▶ Work required
What is needed is every line, exactly as given, from the line containing "The crank AB is" through the end of the data below.

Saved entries

=== Begin Enclosure ===

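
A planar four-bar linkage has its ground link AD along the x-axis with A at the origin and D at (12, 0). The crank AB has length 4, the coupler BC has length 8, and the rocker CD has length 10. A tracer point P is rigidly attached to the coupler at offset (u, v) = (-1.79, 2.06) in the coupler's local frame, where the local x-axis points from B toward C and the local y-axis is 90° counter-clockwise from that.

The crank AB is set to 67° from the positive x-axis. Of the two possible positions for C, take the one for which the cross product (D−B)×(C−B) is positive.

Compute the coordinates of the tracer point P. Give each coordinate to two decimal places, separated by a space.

-1.14 4.05

A=(0,0), D=(12.00,0)
B = A + 4.00·(cos67°, sin67°) = (1.5629, 3.6820)
|BD| = 11.0675
circle(B,8.00) ∩ circle(D,10.00): a=3.9074, h=6.9809
  candidates: C₊=(7.5702,8.9653) cross=77.261; C₋=(2.9253,-4.2011) cross=-77.261
  mode + wants cross > 0 → take C=(7.5702,8.9653) (cross=77.261)
ex = (C−B)/|BC| = (0.7509,0.6604); ey = (-0.6604,0.7509)
P = B + -1.79·ex + 2.06·ey = (-1.1416,4.0468)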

=== End Enclosure ===

▶ Result of the task
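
The crank AB is set to 67° from the positive x-axis. Of the two possible positions for C, take the one for which the cross product (D−B)×(C−B) is positive.

Compute the coordinates of the tracer point P. Give each coordinate to two decimal places, separated by a space.

-1.14 4.05

A=(0,0), D=(12.00,0)
B = A + 4.00·(cos67°, sin67°) = (1.5629, 3.6820)
|BD| = 11.0675
circle(B,8.00) ∩ circle(D,10.00): a=3.9074, h=6.9809
  candidates: C₊=(7.5702,8.9653) cross=77.261; C₋=(2.9253,-4.2011) cross=-77.261
  mode + wants cross > 0 → take C=(7.5702,8.9653) (cross=77.261)
ex = (C−B)/|BC| = (0.7509,0.6604); ey = (-0.6604,0.7509)
P = B + -1.79·ex + 2.06·ey = (-1.1416,4.0468)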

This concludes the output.